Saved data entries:
——————

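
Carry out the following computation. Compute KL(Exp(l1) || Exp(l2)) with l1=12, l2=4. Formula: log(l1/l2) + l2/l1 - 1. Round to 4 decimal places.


KL divergence for exponential family:
KL = log(l1/l2) + l2/l1 - 1.
log(12/4) = 1.098612.
4/12 = 0.333333.
KL = 1.098612 + 0.333333 - 1 = 0.4319

0.4319


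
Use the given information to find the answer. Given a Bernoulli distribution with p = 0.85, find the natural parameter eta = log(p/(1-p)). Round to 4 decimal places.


Natural parameter for Bernoulli: eta = log(p/(1-p)).
p = 0.85, 1-p = 0.15.
p/(1-p) = 5.666667.
eta = log(5.666667) = 1.7346

1.7346


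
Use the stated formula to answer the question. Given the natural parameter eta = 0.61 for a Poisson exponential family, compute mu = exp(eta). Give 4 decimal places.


Expectation parameter for Poisson exponential family:
mu = exp(eta).
eta = 0.61.
mu = exp(0.61) = 1.8404

1.8404


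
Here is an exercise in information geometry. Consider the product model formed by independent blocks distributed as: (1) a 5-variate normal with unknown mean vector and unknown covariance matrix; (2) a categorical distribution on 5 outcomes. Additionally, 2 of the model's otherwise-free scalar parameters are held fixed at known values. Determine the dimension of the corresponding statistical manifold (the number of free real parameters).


The dimension of a statistical manifold equals the number of free
(independent) real parameters of the model. For a product of independent
blocks the parameter counts add.
- 5-variate normal: 5 (mean) + 5*6/2 = 15 (symmetric covariance) = 20.
- categorical on 5 outcomes (probabilities sum to 1): 5-1 = 4.
Total = 20 + 4 = 24.
2 parameter(s) fixed at known values: 24 - 2 = 22.
Dimension = 22

22


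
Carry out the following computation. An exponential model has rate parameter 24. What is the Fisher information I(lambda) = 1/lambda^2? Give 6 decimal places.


Fisher information for exponential: I(lambda) = 1/lambda^2.
lambda = 24, lambda^2 = 576.
I = 1/576 = 0.001736

0.001736


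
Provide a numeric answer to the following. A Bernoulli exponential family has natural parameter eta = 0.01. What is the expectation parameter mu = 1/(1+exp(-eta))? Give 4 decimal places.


Dual coordinate (expectation parameter) for Bernoulli:
mu = 1/(1+exp(-eta)).
eta = 0.01.
exp(-eta) = exp(-0.01) = 0.99005.
mu = 1/(1+0.99005) = 0.5025

0.5025


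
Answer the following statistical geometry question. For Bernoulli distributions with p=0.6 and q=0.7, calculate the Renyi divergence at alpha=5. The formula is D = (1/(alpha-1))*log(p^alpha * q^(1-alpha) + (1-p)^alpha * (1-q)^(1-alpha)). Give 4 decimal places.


Renyi divergence of order alpha between Bernoulli distributions:
D = (1/(alpha-1))*log(p^alpha * q^(1-alpha) + (1-p)^alpha * (1-q)^(1-alpha)).
alpha = 5, p = 0.6, q = 0.7.
p^alpha * q^(1-alpha) = 0.6^5 * 0.7^-4 = 0.323865.
(1-p)^alpha * (1-q)^(1-alpha) = 0.4^5 * 0.3^-4 = 1.264198.
sum = 0.323865 + 1.264198 = 1.588063.
D = (1/4)*log(1.588063) = 0.1156

0.1156


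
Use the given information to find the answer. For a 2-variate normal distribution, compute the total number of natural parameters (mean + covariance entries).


Exponential family dimension calculation:
For 2-dim MVN: mean has 2 params, covariance has 2*3/2 = 3 unique entries.
Total dim = 2 + 3 = 5.

5


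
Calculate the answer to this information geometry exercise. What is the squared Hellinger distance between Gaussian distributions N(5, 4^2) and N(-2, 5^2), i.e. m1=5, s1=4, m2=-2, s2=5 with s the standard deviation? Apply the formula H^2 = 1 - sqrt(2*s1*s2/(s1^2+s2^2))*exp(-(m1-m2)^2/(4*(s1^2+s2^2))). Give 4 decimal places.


Squared Hellinger distance for Gaussians:
H^2 = 1 - sqrt(2*s1*s2/(s1^2+s2^2)) * exp(-(m1-m2)^2/(4*(s1^2+s2^2))).
s1^2 = 16, s2^2 = 25, s1^2+s2^2 = 41.
sqrt(2*4*5/(41)) = 0.98773.
(m1-m2)^2 = (7)^2 = 49.
exp(-49/(4*41)) = exp(-0.29878) = 0.741722.
H^2 = 1 - 0.98773*0.741722 = 0.2674

0.2674


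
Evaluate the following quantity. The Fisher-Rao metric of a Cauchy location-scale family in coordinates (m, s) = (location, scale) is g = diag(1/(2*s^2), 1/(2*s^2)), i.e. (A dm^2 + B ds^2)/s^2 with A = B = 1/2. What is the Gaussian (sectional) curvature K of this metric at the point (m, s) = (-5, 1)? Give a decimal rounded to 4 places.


The metric has the form g = (A dm^2 + B ds^2)/s^2 with A = 1/2, B = 1/2.
Substitute u = sqrt(A/B)*m: g = B*(du^2 + ds^2)/s^2, i.e. B times the
Poincare upper half-plane metric, which has constant Gaussian curvature -1.
Scaling a 2D metric by a constant c divides the Gaussian curvature by c,
so K = -1/B = -1/(1/2) = -2.0000 everywhere (the point (m, s) = (-5, 1) is irrelevant:
the curvature is constant).
The requested Gaussian curvature is K = -2.0000.

-2.0000


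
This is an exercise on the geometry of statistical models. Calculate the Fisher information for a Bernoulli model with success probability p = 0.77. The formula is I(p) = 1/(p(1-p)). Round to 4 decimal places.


For Bernoulli(p), Fisher information is I(p) = 1/(p*(1-p)).
p = 0.77, 1-p = 0.23.
p*(1-p) = 0.1771.
I(p) = 1/0.1771 = 5.6465

5.6465


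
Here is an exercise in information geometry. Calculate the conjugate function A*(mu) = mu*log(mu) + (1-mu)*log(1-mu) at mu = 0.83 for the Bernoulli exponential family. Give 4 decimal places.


Legendre transform for Bernoulli:
A*(mu) = mu*log(mu) + (1-mu)*log(1-mu).
mu = 0.83, 1-mu = 0.17.
mu*log(mu) = 0.83*log(0.83) = -0.154654.
(1-mu)*log(1-mu) = 0.17*log(0.17) = -0.301233.
A* = -0.154654 + -0.301233 = -0.4559

-0.4559


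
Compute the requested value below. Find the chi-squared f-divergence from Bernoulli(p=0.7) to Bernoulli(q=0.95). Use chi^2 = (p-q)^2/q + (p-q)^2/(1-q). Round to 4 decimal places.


Chi-squared divergence between Bernoulli distributions:
chi^2 = (p-q)^2/q + (p-q)^2/(1-q).
p = 0.7, q = 0.95, p-q = -0.25.
(p-q)^2 = 0.0625.
term1 = 0.0625/0.95 = 0.065789.
term2 = 0.0625/0.05 = 1.25.
chi^2 = 0.065789 + 1.25 = 1.3158

1.3158


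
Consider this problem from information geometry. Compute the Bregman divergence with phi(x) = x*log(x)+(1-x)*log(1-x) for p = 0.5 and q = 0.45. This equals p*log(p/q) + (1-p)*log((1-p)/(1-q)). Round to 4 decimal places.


Bregman divergence with negative entropy generator:
D = p*log(p/q) + (1-p)*log((1-p)/(1-q)).
p = 0.5, q = 0.45.
p*log(p/q) = 0.5*log(0.5/0.45) = 0.05268.
(1-p)*log((1-p)/(1-q)) = 0.5*log(0.5/0.55) = -0.047655.
D = 0.05268 + -0.047655 = 0.0050

0.0050


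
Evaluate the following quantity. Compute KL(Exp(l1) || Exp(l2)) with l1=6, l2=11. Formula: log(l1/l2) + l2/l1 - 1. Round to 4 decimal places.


KL divergence for exponential family:
KL = log(l1/l2) + l2/l1 - 1.
log(6/11) = -0.606136.
11/6 = 1.833333.
KL = -0.606136 + 1.833333 - 1 = 0.2272

0.2272


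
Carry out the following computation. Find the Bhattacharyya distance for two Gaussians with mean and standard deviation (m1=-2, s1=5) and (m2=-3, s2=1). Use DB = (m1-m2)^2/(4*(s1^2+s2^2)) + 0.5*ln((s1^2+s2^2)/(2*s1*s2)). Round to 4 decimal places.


Bhattacharyya distance between two Gaussians:
DB = (m1-m2)^2/(4*(s1^2+s2^2)) + (1/2)*ln((s1^2+s2^2)/(2*s1*s2)).
(m1-m2)^2 = (1)^2 = 1.
s1^2+s2^2 = 25 + 1 = 26.
term1 = 1/104 = 0.009615.
term2 = 0.5*ln(26/10.0) = 0.477756.
DB = 0.009615 + 0.477756 = 0.4874

0.4874


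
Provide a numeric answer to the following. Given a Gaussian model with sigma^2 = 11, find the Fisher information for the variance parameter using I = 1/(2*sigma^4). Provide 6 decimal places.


Fisher information for variance: I(sigma^2) = 1/(2*sigma^4).
sigma^2 = 11, so sigma^4 = 121.
I = 1/(2*121) = 1/242 = 0.004132

0.004132


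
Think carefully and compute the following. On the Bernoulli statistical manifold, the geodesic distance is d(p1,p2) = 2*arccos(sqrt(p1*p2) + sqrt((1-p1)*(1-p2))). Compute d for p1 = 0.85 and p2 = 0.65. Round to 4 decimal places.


Geodesic distance on Bernoulli manifold:
d(p1,p2) = 2*arccos(sqrt(p1*p2) + sqrt((1-p1)*(1-p2))).
sqrt(p1*p2) = sqrt(0.85*0.65) = 0.743303.
sqrt((1-p1)*(1-p2)) = sqrt(0.15*0.35) = 0.229129.
arg = 0.743303 + 0.229129 = 0.972432.
d = 2*arccos(0.972432) = 0.4707

0.4707


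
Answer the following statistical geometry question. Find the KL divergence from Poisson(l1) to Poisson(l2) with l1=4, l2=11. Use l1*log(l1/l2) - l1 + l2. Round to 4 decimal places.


KL divergence for Poisson:
KL = l1*log(l1/l2) - l1 + l2.
l1 = 4, l2 = 11.
log(4/11) = -1.011601.
l1*log(l1/l2) = 4 * -1.011601 = -4.046404.
KL = -4.046404 - 4 + 11 = 2.9536

2.9536


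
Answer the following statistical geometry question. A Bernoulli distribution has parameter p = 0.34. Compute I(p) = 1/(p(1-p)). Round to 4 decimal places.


For Bernoulli(p), Fisher information is I(p) = 1/(p*(1-p)).
p = 0.34, 1-p = 0.66.
p*(1-p) = 0.2244.
I(p) = 1/0.2244 = 4.4563

4.4563


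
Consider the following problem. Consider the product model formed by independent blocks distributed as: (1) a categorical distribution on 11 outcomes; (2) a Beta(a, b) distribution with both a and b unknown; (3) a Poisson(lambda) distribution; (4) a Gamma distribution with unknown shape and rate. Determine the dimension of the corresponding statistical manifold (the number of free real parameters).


The dimension of a statistical manifold equals the number of free
(independent) real parameters of the model. For a product of independent
blocks the parameter counts add.
- categorical on 11 outcomes (probabilities sum to 1): 11-1 = 10.
- Beta (a, b): 2.
- Poisson (lambda): 1.
- Gamma (shape, rate): 2.
Total = 10 + 2 + 1 + 2 = 15.
Dimension = 15

15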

——————

WHAT YOU ARE ASKED TO DO -> Print, exactly and only, the lines running from the one with "Answer the following statistical geometry question. A" to the end of the data above.

EXPECTED ANSWER ->
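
Answer the following statistical geometry question. A Bernoulli distribution has parameter p = 0.34. Compute I(p) = 1/(p(1-p)). Round to 4 decimal places.


For Bernoulli(p), Fisher information is I(p) = 1/(p*(1-p)).
p = 0.34, 1-p = 0.66.
p*(1-p) = 0.2244.
I(p) = 1/0.2244 = 4.4563

4.4563


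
Consider the following problem. Consider the product model formed by independent blocks distributed as: (1) a categorical distribution on 11 outcomes; (2) a Beta(a, b) distribution with both a and b unknown; (3) a Poisson(lambda) distribution; (4) a Gamma distribution with unknown shape and rate. Determine the dimension of the corresponding statistical manifold (the number of free real parameters).


The dimension of a statistical manifold equals the number of free
(independent) real parameters of the model. For a product of independent
blocks the parameter counts add.
- categorical on 11 outcomes (probabilities sum to 1): 11-1 = 10.
- Beta (a, b): 2.
- Poisson (lambda): 1.
- Gamma (shape, rate): 2.
Total = 10 + 2 + 1 + 2 = 15.
Dimension = 15

15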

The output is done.